WHAT YOU SHOULD DO: Give back the entire listing exactly as it was provided.

DATA FOR THIS TASK: Begin

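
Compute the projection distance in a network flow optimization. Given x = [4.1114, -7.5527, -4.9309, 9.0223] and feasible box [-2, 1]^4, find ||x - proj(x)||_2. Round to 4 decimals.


Project each component onto [-2, 1].
clip(4.1114) = 1.0, clip(-7.5527) = -2.0, clip(-4.9309) = -2.0, clip(9.0223) = 1.0
Projection = [1.0, -2.0, -2.0, 1.0]
Squared diffs: [9.6808, 30.8325, 8.5902, 64.3573]
Distance = sqrt(113.4608) = 10.6518


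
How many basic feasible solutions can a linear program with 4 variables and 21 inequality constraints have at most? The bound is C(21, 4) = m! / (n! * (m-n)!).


Each vertex corresponds to some choice of n active constraints out of m, so the number of vertices is at most C(m, n) = m! / (n!(m-n)!).
m = 21, n = 4
Numerator: 21 * 20 * 19 * 18
Denominator: 4! = 24
C(21, 4) = 5985


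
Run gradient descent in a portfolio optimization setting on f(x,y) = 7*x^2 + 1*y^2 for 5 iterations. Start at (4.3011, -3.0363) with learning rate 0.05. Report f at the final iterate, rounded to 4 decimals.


Gradient descent on f(x,y) = 7*x^2 + 1*y^2.
Starting point: (4.3011, -3.0363), alpha = 0.05
Step 1: grad_x = 2*7*4.3011 = 60.2154, grad_y = 2*1*-3.0363 = -6.0726
  x_1 = 4.3011 - 0.05*60.2154 = 1.2903
  y_1 = -3.0363 - 0.05*-6.0726 = -2.7327
Step 2: grad_x = 2*7*1.2903 = 18.0646, grad_y = 2*1*-2.7327 = -5.4653
  x_2 = 1.2903 - 0.05*18.0646 = 0.3871
  y_2 = -2.7327 - 0.05*-5.4653 = -2.4594
Step 3: grad_x = 2*7*0.3871 = 5.4194, grad_y = 2*1*-2.4594 = -4.9188
  x_3 = 0.3871 - 0.05*5.4194 = 0.1161
  y_3 = -2.4594 - 0.05*-4.9188 = -2.2135
Step 4: grad_x = 2*7*0.1161 = 1.6258, grad_y = 2*1*-2.2135 = -4.4269
  x_4 = 0.1161 - 0.05*1.6258 = 0.0348
  y_4 = -2.2135 - 0.05*-4.4269 = -1.9921
Step 5: grad_x = 2*7*0.0348 = 0.4877, grad_y = 2*1*-1.9921 = -3.9842
  x_5 = 0.0348 - 0.05*0.4877 = 0.0105
  y_5 = -1.9921 - 0.05*-3.9842 = -1.7929
f(0.0105, -1.7929) = 7*0.0105^2 + 1*(-1.7929)^2 = 3.2153


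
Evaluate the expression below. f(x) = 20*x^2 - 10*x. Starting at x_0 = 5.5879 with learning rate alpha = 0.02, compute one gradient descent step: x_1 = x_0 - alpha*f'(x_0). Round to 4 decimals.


We compute the gradient at x_0 and apply the update.
f'(x) = 40*x - 10
f'(5.5879) = 40*5.5879 - 10 = 213.516
x_1 = 5.5879 - 0.02*213.516 = 1.3176


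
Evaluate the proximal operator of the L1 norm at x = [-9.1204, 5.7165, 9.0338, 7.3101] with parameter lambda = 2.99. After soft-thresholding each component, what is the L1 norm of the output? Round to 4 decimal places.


Soft-thresholding with lambda = 2.99:
prox(-9.1204) = sign(-9.1204)*max(|-9.1204| - 2.99, 0) = -6.1304
prox(5.7165) = sign(5.7165)*max(|5.7165| - 2.99, 0) = 2.7265
prox(9.0338) = sign(9.0338)*max(|9.0338| - 2.99, 0) = 6.0438
prox(7.3101) = sign(7.3101)*max(|7.3101| - 2.99, 0) = 4.3201
prox(x) = [-6.1304, 2.7265, 6.0438, 4.3201]
||prox(x)||_1 = 6.1304 + 2.7265 + 6.0438 + 4.3201 = 19.2208


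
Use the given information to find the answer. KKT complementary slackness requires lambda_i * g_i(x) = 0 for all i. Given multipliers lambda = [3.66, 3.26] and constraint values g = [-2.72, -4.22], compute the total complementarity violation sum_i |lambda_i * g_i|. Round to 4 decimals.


KKT complementary slackness check:
lambda_1 * g_1 = 3.66 * -2.72 = -9.9552
lambda_2 * g_2 = 3.26 * -4.22 = -13.7572
Total violation = 9.9552 + 13.7572 = 23.7124


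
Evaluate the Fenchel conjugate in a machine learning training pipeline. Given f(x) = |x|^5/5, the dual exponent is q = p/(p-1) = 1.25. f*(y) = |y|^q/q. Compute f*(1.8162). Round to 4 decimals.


The conjugate exponent q satisfies 1/p + 1/q = 1.
p = 5, so q = 5/(5 - 1) = 1.25
|y|^q = 1.8162^1.25 = 2.1084
f*(1.8162) = 2.1084 / 1.25 = 1.6867


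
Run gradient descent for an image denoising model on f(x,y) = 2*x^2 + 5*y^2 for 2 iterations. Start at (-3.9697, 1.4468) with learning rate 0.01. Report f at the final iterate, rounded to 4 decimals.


Gradient descent on f(x,y) = 2*x^2 + 5*y^2.
Starting point: (-3.9697, 1.4468), alpha = 0.01
Step 1: grad_x = 2*2*-3.9697 = -15.8788, grad_y = 2*5*1.4468 = 14.468
  x_1 = -3.9697 - 0.01*-15.8788 = -3.8109
  y_1 = 1.4468 - 0.01*14.468 = 1.3021
Step 2: grad_x = 2*2*-3.8109 = -15.2436, grad_y = 2*5*1.3021 = 13.0212
  x_2 = -3.8109 - 0.01*-15.2436 = -3.6585
  y_2 = 1.3021 - 0.01*13.0212 = 1.1719
f(-3.6585, 1.1719) = 2*(-3.6585)^2 + 5*1.1719^2 = 33.6357


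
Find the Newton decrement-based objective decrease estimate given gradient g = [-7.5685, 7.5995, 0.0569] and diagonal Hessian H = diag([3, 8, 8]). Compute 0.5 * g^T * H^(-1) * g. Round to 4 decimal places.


Step 1: H is diagonal, so H^(-1) * g = [-2.5228, 0.9499, 0.0071].
Step 2: g^T H^(-1) g = sum_i g_i^2 / H_ii
  = (-7.5685)^2/3 + (7.5995)^2/8 + (0.0569)^2/8
  = 19.0941 + 7.2191 + 0.0004 = 26.3135
Step 3: Objective decrease = 0.5 * g^T H^(-1) g = 13.1568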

DATA FOR THIS TASK: End

EXERCISE OUTPUT:
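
Compute the projection distance in a network flow optimization. Given x = [4.1114, -7.5527, -4.9309, 9.0223] and feasible box [-2, 1]^4, find ||x - proj(x)||_2. Round to 4 decimals.


Project each component onto [-2, 1].
clip(4.1114) = 1.0, clip(-7.5527) = -2.0, clip(-4.9309) = -2.0, clip(9.0223) = 1.0
Projection = [1.0, -2.0, -2.0, 1.0]
Squared diffs: [9.6808, 30.8325, 8.5902, 64.3573]
Distance = sqrt(113.4608) = 10.6518


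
How many basic feasible solutions can a linear program with 4 variables and 21 inequality constraints have at most? The bound is C(21, 4) = m! / (n! * (m-n)!).


Each vertex corresponds to some choice of n active constraints out of m, so the number of vertices is at most C(m, n) = m! / (n!(m-n)!).
m = 21, n = 4
Numerator: 21 * 20 * 19 * 18
Denominator: 4! = 24
C(21, 4) = 5985


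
Run gradient descent in a portfolio optimization setting on f(x,y) = 7*x^2 + 1*y^2 for 5 iterations. Start at (4.3011, -3.0363) with learning rate 0.05. Report f at the final iterate, rounded to 4 decimals.


Gradient descent on f(x,y) = 7*x^2 + 1*y^2.
Starting point: (4.3011, -3.0363), alpha = 0.05
Step 1: grad_x = 2*7*4.3011 = 60.2154, grad_y = 2*1*-3.0363 = -6.0726
  x_1 = 4.3011 - 0.05*60.2154 = 1.2903
  y_1 = -3.0363 - 0.05*-6.0726 = -2.7327
Step 2: grad_x = 2*7*1.2903 = 18.0646, grad_y = 2*1*-2.7327 = -5.4653
  x_2 = 1.2903 - 0.05*18.0646 = 0.3871
  y_2 = -2.7327 - 0.05*-5.4653 = -2.4594
Step 3: grad_x = 2*7*0.3871 = 5.4194, grad_y = 2*1*-2.4594 = -4.9188
  x_3 = 0.3871 - 0.05*5.4194 = 0.1161
  y_3 = -2.4594 - 0.05*-4.9188 = -2.2135
Step 4: grad_x = 2*7*0.1161 = 1.6258, grad_y = 2*1*-2.2135 = -4.4269
  x_4 = 0.1161 - 0.05*1.6258 = 0.0348
  y_4 = -2.2135 - 0.05*-4.4269 = -1.9921
Step 5: grad_x = 2*7*0.0348 = 0.4877, grad_y = 2*1*-1.9921 = -3.9842
  x_5 = 0.0348 - 0.05*0.4877 = 0.0105
  y_5 = -1.9921 - 0.05*-3.9842 = -1.7929
f(0.0105, -1.7929) = 7*0.0105^2 + 1*(-1.7929)^2 = 3.2153


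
Evaluate the expression below. f(x) = 20*x^2 - 10*x. Starting at x_0 = 5.5879 with learning rate alpha = 0.02, compute one gradient descent step: x_1 = x_0 - alpha*f'(x_0). Round to 4 decimals.


We compute the gradient at x_0 and apply the update.
f'(x) = 40*x - 10
f'(5.5879) = 40*5.5879 - 10 = 213.516
x_1 = 5.5879 - 0.02*213.516 = 1.3176


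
Evaluate the proximal operator of the L1 norm at x = [-9.1204, 5.7165, 9.0338, 7.3101] with parameter lambda = 2.99. After soft-thresholding each component, what is the L1 norm of the output? Round to 4 decimal places.


Soft-thresholding with lambda = 2.99:
prox(-9.1204) = sign(-9.1204)*max(|-9.1204| - 2.99, 0) = -6.1304
prox(5.7165) = sign(5.7165)*max(|5.7165| - 2.99, 0) = 2.7265
prox(9.0338) = sign(9.0338)*max(|9.0338| - 2.99, 0) = 6.0438
prox(7.3101) = sign(7.3101)*max(|7.3101| - 2.99, 0) = 4.3201
prox(x) = [-6.1304, 2.7265, 6.0438, 4.3201]
||prox(x)||_1 = 6.1304 + 2.7265 + 6.0438 + 4.3201 = 19.2208


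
Use the given information to find the answer. KKT complementary slackness requires lambda_i * g_i(x) = 0 for all i. Given multipliers lambda = [3.66, 3.26] and constraint values g = [-2.72, -4.22], compute the total complementarity violation sum_i |lambda_i * g_i|. Round to 4 decimals.


KKT complementary slackness check:
lambda_1 * g_1 = 3.66 * -2.72 = -9.9552
lambda_2 * g_2 = 3.26 * -4.22 = -13.7572
Total violation = 9.9552 + 13.7572 = 23.7124


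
Evaluate the Fenchel conjugate in a machine learning training pipeline. Given f(x) = |x|^5/5, the dual exponent is q = p/(p-1) = 1.25. f*(y) = |y|^q/q. Compute f*(1.8162). Round to 4 decimals.


The conjugate exponent q satisfies 1/p + 1/q = 1.
p = 5, so q = 5/(5 - 1) = 1.25
|y|^q = 1.8162^1.25 = 2.1084
f*(1.8162) = 2.1084 / 1.25 = 1.6867


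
Run gradient descent for an image denoising model on f(x,y) = 2*x^2 + 5*y^2 for 2 iterations. Start at (-3.9697, 1.4468) with learning rate 0.01. Report f at the final iterate, rounded to 4 decimals.


Gradient descent on f(x,y) = 2*x^2 + 5*y^2.
Starting point: (-3.9697, 1.4468), alpha = 0.01
Step 1: grad_x = 2*2*-3.9697 = -15.8788, grad_y = 2*5*1.4468 = 14.468
  x_1 = -3.9697 - 0.01*-15.8788 = -3.8109
  y_1 = 1.4468 - 0.01*14.468 = 1.3021
Step 2: grad_x = 2*2*-3.8109 = -15.2436, grad_y = 2*5*1.3021 = 13.0212
  x_2 = -3.8109 - 0.01*-15.2436 = -3.6585
  y_2 = 1.3021 - 0.01*13.0212 = 1.1719
f(-3.6585, 1.1719) = 2*(-3.6585)^2 + 5*1.1719^2 = 33.6357


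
Find the Newton decrement-based objective decrease estimate given gradient g = [-7.5685, 7.5995, 0.0569] and diagonal Hessian H = diag([3, 8, 8]). Compute 0.5 * g^T * H^(-1) * g. Round to 4 decimal places.


Step 1: H is diagonal, so H^(-1) * g = [-2.5228, 0.9499, 0.0071].
Step 2: g^T H^(-1) g = sum_i g_i^2 / H_ii
  = (-7.5685)^2/3 + (7.5995)^2/8 + (0.0569)^2/8
  = 19.0941 + 7.2191 + 0.0004 = 26.3135
Step 3: Objective decrease = 0.5 * g^T H^(-1) g = 13.1568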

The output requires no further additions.